## WHAT IS REQUIRED
Every line of the records below should be restated exactly.

Items from a data source
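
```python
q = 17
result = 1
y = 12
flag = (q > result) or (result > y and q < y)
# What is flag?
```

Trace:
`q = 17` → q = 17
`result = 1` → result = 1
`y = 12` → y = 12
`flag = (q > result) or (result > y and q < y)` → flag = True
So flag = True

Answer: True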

## EXPECTED ANSWER
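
```python
q = 17
result = 1
y = 12
flag = (q > result) or (result > y and q < y)
# What is flag?
```

Trace:
`q = 17` → q = 17
`result = 1` → result = 1
`y = 12` → y = 12
`flag = (q > result) or (result > y and q < y)` → flag = True
So flag = True

Answer: True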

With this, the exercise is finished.